> **What the exercise asks**
Of the lines below, report only those that contain "Compute".
════════════════════
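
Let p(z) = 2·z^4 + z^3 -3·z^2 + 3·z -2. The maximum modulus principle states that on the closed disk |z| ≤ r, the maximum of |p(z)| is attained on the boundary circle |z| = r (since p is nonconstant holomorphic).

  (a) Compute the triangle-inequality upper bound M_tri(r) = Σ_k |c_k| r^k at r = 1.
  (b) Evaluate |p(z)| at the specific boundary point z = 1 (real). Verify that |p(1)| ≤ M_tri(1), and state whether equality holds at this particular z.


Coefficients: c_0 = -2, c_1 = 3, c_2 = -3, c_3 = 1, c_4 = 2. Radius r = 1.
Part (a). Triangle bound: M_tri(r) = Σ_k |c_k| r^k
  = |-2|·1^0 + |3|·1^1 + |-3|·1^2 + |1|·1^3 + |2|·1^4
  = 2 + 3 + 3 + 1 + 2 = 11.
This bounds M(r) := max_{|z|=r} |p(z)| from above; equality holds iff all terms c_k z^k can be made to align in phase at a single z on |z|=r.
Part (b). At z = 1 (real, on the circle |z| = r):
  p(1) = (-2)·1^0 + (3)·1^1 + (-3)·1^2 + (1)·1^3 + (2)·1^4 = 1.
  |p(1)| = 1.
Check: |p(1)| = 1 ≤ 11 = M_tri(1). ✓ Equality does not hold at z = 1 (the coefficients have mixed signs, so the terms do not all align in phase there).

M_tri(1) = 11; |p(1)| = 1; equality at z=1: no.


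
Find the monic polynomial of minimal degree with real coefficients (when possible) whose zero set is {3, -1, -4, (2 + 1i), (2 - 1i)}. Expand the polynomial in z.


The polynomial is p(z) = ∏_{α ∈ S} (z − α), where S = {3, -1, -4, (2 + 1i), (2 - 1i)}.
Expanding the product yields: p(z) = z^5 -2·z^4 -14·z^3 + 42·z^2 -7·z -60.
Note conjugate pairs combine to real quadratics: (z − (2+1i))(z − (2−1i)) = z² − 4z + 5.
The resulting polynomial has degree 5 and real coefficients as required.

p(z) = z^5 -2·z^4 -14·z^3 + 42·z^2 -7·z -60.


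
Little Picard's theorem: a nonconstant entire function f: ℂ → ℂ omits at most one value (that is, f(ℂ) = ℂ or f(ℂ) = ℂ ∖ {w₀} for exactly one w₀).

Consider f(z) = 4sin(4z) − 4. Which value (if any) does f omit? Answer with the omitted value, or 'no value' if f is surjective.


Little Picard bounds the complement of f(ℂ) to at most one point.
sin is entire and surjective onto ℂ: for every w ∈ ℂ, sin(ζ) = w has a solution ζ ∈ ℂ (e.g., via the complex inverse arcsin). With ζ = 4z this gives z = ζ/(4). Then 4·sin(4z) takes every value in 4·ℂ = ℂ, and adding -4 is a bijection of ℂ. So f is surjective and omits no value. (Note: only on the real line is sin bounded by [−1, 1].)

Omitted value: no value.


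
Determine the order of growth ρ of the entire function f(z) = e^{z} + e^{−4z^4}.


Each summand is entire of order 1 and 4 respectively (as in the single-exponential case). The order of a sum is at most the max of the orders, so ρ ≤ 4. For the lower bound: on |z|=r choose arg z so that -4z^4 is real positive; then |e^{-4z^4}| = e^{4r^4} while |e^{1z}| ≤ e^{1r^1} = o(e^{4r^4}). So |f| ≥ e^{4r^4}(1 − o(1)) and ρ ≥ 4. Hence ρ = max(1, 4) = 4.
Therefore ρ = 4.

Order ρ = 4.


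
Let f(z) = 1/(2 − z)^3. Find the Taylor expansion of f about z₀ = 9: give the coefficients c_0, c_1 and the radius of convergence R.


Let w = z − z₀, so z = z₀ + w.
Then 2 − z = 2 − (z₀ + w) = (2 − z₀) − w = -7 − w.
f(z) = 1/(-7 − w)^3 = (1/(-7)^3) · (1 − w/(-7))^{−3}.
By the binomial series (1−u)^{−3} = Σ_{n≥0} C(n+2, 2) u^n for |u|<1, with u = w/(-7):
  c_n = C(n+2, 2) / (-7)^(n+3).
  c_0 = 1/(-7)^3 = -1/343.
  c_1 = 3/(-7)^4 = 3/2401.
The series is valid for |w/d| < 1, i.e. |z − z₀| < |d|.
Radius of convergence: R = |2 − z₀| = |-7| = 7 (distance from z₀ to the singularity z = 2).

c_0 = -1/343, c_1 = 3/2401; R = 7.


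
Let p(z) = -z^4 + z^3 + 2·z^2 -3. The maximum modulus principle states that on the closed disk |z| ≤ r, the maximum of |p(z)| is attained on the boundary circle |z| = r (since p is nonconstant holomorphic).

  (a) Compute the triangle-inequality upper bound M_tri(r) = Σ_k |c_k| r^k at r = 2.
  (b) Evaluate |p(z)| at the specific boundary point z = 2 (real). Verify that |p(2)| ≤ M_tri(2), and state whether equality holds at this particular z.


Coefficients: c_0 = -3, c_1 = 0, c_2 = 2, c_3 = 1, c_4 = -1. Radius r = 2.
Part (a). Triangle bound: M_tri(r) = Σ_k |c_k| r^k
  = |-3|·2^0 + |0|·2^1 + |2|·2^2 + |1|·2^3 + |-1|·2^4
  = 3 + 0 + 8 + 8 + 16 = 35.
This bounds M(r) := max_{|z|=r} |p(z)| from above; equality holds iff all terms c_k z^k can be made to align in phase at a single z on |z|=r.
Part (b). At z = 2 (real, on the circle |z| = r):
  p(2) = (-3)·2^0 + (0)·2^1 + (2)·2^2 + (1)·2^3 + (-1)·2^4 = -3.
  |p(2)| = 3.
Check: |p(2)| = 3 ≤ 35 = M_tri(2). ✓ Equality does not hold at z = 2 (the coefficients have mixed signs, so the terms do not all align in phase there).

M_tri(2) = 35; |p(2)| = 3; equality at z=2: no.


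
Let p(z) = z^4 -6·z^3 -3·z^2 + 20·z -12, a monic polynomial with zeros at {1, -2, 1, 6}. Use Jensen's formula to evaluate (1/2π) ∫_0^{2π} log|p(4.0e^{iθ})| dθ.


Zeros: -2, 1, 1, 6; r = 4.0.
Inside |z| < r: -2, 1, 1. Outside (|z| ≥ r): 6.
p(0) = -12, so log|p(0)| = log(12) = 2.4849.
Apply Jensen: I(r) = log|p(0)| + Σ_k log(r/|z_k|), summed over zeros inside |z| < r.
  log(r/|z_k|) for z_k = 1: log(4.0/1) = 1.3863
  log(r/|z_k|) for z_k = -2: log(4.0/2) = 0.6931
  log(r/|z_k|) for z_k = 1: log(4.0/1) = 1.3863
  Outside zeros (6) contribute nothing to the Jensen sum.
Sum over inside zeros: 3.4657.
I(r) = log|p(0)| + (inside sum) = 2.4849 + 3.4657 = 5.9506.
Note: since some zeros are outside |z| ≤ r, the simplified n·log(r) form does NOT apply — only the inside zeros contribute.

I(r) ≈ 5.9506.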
════════════════════
> **Answer space**
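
  (a) Compute the triangle-inequality upper bound M_tri(r) = Σ_k |c_k| r^k at r = 1.
  (a) Compute the triangle-inequality upper bound M_tri(r) = Σ_k |c_k| r^k at r = 2.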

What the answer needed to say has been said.